Description of the task: Keeping every character as it is, transcribe the entries below.

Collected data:
◇ ◇ ◇ ◇ ◇

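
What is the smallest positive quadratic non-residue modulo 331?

2

(2/331) = −1, so 2 is the smallest positive non-residue mod 331.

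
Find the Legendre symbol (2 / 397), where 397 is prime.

-1

Euler's criterion: (2/397) ≡ 2^198 (mod 397).
2^2 ≡ 4 (mod 397)
2^4 ≡ 16 (mod 397)
2^8 ≡ 256 (mod 397)
2^16 ≡ 31 (mod 397)
2^32 ≡ 167 (mod 397)
2^64 ≡ 99 (mod 397)
2^128 ≡ 273 (mod 397)
2^198 = 2^(128+64+4+2) ≡ 396 (mod 397).
Result is 396 ≡ −1, so (2/397) = −1.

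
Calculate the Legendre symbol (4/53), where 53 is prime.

Euler's criterion: (4/53) ≡ 4^26 (mod 53).
4^2 ≡ 16 (mod 53)
4^4 ≡ 44 (mod 53)
4^8 ≡ 28 (mod 53)
4^16 ≡ 42 (mod 53)
4^26 = 4^(16+8+2) ≡ 1 (mod 53).
Result is 1, so (4/53) = 1.

1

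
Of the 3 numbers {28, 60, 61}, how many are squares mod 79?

(28/79) = -1 → non-residue.
(60/79) = -1 → non-residue.
(61/79) = -1 → non-residue.
Total quadratic residues among the 3: 0.

0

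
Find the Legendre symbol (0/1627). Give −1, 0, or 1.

0

Top reduces to 0: gcd > 1, so the symbol is 0.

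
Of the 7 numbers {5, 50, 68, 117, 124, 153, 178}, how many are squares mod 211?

3

(5/211) = +1 → QR.
(50/211) = -1 → non-residue.
(68/211) = -1 → non-residue.
(117/211) = +1 → QR.
(124/211) = -1 → non-residue.
(153/211) = -1 → non-residue.
(178/211) = +1 → QR.
Total quadratic residues among the 7: 3.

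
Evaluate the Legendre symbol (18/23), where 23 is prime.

Euler's criterion: (18/23) ≡ 18^11 (mod 23).
18^2 ≡ 2 (mod 23)
18^4 ≡ 4 (mod 23)
18^8 ≡ 16 (mod 23)
18^11 = 18^(8+2+1) ≡ 1 (mod 23).
Result is 1, so (18/23) = 1.

1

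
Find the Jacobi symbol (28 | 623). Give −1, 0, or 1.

0

Pull out 2^2: since 623 ≡ 7 (mod 8), (2/623) = +1, so (2/623)^2 = +1.
Reciprocity: 7 ≡ 3 and 623 ≡ 3 (mod 4), so (7/623) = −(623/7).
Reduce top mod 7: now compute (0/7).
Top reduces to 0: gcd > 1, so the symbol is 0.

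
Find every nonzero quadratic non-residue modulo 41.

Square k = 1,…,20 (k and 41−k give the same square):
1²=1, 2²=4, 3²=9, 4²=16, 5²=25, 6²=36, 7²≡8, 8²≡23, 9²≡40, 10²≡18, 11²≡39, 12²≡21, 13²≡5, 14²≡32, 15²≡20, 16²≡10, 17²≡2, 18²≡37, 19²≡33, 20²≡31 (mod 41).
The residues are {1, 2, 4, 5, 8, 9, 10, 16, 18, 20, 21, 23, 25, 31, 32, 33, 36, 37, 39, 40}; the non-residues are the remaining 20 nonzero classes.

3, 6, 7, 11, 12, 13, 14, 15, 17, 19, 22, 24, 26, 27, 28, 29, 30, 34, 35, 38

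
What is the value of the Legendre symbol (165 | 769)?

-1

Euler's criterion: (165/769) ≡ 165^384 (mod 769).
165^2 ≡ 310 (mod 769)
165^4 ≡ 744 (mod 769)
165^8 ≡ 625 (mod 769)
165^16 ≡ 742 (mod 769)
165^32 ≡ 729 (mod 769)
165^64 ≡ 62 (mod 769)
165^128 ≡ 768 (mod 769)
165^256 ≡ 1 (mod 769)
165^384 = 165^(256+128) ≡ 768 (mod 769).
Result is 768 ≡ −1, so (165/769) = −1.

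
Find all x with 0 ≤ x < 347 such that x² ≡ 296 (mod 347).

83, 264

Since 347 ≡ 3 (mod 4), a square root of 296 is 296^((347+1)/4) = 296^87 mod 347.
Repeated squaring: 296^2≡172, 296^4≡89, 296^8≡287, 296^16≡130, 296^32≡244, 296^64≡199 (mod 347).
296^87 = 296^(64+16+4+2+1) ≡ 83 (mod 347).
Check: 83² = 6889 ≡ 296 (mod 347). The two roots are 83 and 264.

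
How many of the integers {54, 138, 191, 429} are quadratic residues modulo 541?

1

(54/541) = -1 → non-residue.
(138/541) = -1 → non-residue.
(191/541) = -1 → non-residue.
(429/541) = +1 → QR.
Total quadratic residues among the 4: 1.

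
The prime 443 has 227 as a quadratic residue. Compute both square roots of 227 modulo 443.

Since 443 ≡ 3 (mod 4), a square root of 227 is 227^((443+1)/4) = 227^111 mod 443.
Repeated squaring: 227^2≡141, 227^4≡389, 227^8≡258, 227^16≡114, 227^32≡149, 227^64≡51 (mod 443).
227^111 = 227^(64+32+8+4+2+1) ≡ 161 (mod 443).
Check: 161² = 25921 ≡ 227 (mod 443). The two roots are 161 and 282.

161, 282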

◇ ◇ ◇ ◇ ◇

Written solution:
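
What is the smallest positive quadratic non-residue modulo 331?

2

(2/331) = −1, so 2 is the smallest positive non-residue mod 331.

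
Find the Legendre symbol (2 / 397), where 397 is prime.

-1

Euler's criterion: (2/397) ≡ 2^198 (mod 397).
2^2 ≡ 4 (mod 397)
2^4 ≡ 16 (mod 397)
2^8 ≡ 256 (mod 397)
2^16 ≡ 31 (mod 397)
2^32 ≡ 167 (mod 397)
2^64 ≡ 99 (mod 397)
2^128 ≡ 273 (mod 397)
2^198 = 2^(128+64+4+2) ≡ 396 (mod 397).
Result is 396 ≡ −1, so (2/397) = −1.

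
Calculate the Legendre symbol (4/53), where 53 is prime.

Euler's criterion: (4/53) ≡ 4^26 (mod 53).
4^2 ≡ 16 (mod 53)
4^4 ≡ 44 (mod 53)
4^8 ≡ 28 (mod 53)
4^16 ≡ 42 (mod 53)
4^26 = 4^(16+8+2) ≡ 1 (mod 53).
Result is 1, so (4/53) = 1.

1

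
Of the 3 numbers {28, 60, 61}, how many are squares mod 79?

(28/79) = -1 → non-residue.
(60/79) = -1 → non-residue.
(61/79) = -1 → non-residue.
Total quadratic residues among the 3: 0.

0

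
Find the Legendre symbol (0/1627). Give −1, 0, or 1.

0

Top reduces to 0: gcd > 1, so the symbol is 0.

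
Of the 7 numbers {5, 50, 68, 117, 124, 153, 178}, how many are squares mod 211?

3

(5/211) = +1 → QR.
(50/211) = -1 → non-residue.
(68/211) = -1 → non-residue.
(117/211) = +1 → QR.
(124/211) = -1 → non-residue.
(153/211) = -1 → non-residue.
(178/211) = +1 → QR.
Total quadratic residues among the 7: 3.

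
Evaluate the Legendre symbol (18/23), where 23 is prime.

Euler's criterion: (18/23) ≡ 18^11 (mod 23).
18^2 ≡ 2 (mod 23)
18^4 ≡ 4 (mod 23)
18^8 ≡ 16 (mod 23)
18^11 = 18^(8+2+1) ≡ 1 (mod 23).
Result is 1, so (18/23) = 1.

1

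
Find the Jacobi symbol (28 | 623). Give −1, 0, or 1.

0

Pull out 2^2: since 623 ≡ 7 (mod 8), (2/623) = +1, so (2/623)^2 = +1.
Reciprocity: 7 ≡ 3 and 623 ≡ 3 (mod 4), so (7/623) = −(623/7).
Reduce top mod 7: now compute (0/7).
Top reduces to 0: gcd > 1, so the symbol is 0.

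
Find every nonzero quadratic non-residue modulo 41.

Square k = 1,…,20 (k and 41−k give the same square):
1²=1, 2²=4, 3²=9, 4²=16, 5²=25, 6²=36, 7²≡8, 8²≡23, 9²≡40, 10²≡18, 11²≡39, 12²≡21, 13²≡5, 14²≡32, 15²≡20, 16²≡10, 17²≡2, 18²≡37, 19²≡33, 20²≡31 (mod 41).
The residues are {1, 2, 4, 5, 8, 9, 10, 16, 18, 20, 21, 23, 25, 31, 32, 33, 36, 37, 39, 40}; the non-residues are the remaining 20 nonzero classes.

3, 6, 7, 11, 12, 13, 14, 15, 17, 19, 22, 24, 26, 27, 28, 29, 30, 34, 35, 38

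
What is the value of the Legendre symbol (165 | 769)?

-1

Euler's criterion: (165/769) ≡ 165^384 (mod 769).
165^2 ≡ 310 (mod 769)
165^4 ≡ 744 (mod 769)
165^8 ≡ 625 (mod 769)
165^16 ≡ 742 (mod 769)
165^32 ≡ 729 (mod 769)
165^64 ≡ 62 (mod 769)
165^128 ≡ 768 (mod 769)
165^256 ≡ 1 (mod 769)
165^384 = 165^(256+128) ≡ 768 (mod 769).
Result is 768 ≡ −1, so (165/769) = −1.

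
Find all x with 0 ≤ x < 347 such that x² ≡ 296 (mod 347).

83, 264

Since 347 ≡ 3 (mod 4), a square root of 296 is 296^((347+1)/4) = 296^87 mod 347.
Repeated squaring: 296^2≡172, 296^4≡89, 296^8≡287, 296^16≡130, 296^32≡244, 296^64≡199 (mod 347).
296^87 = 296^(64+16+4+2+1) ≡ 83 (mod 347).
Check: 83² = 6889 ≡ 296 (mod 347). The two roots are 83 and 264.

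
How many of the integers {54, 138, 191, 429} are quadratic residues modulo 541?

1

(54/541) = -1 → non-residue.
(138/541) = -1 → non-residue.
(191/541) = -1 → non-residue.
(429/541) = +1 → QR.
Total quadratic residues among the 4: 1.

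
The prime 443 has 227 as a quadratic residue. Compute both square roots of 227 modulo 443.

Since 443 ≡ 3 (mod 4), a square root of 227 is 227^((443+1)/4) = 227^111 mod 443.
Repeated squaring: 227^2≡141, 227^4≡389, 227^8≡258, 227^16≡114, 227^32≡149, 227^64≡51 (mod 443).
227^111 = 227^(64+32+8+4+2+1) ≡ 161 (mod 443).
Check: 161² = 25921 ≡ 227 (mod 443). The two roots are 161 and 282.

161, 282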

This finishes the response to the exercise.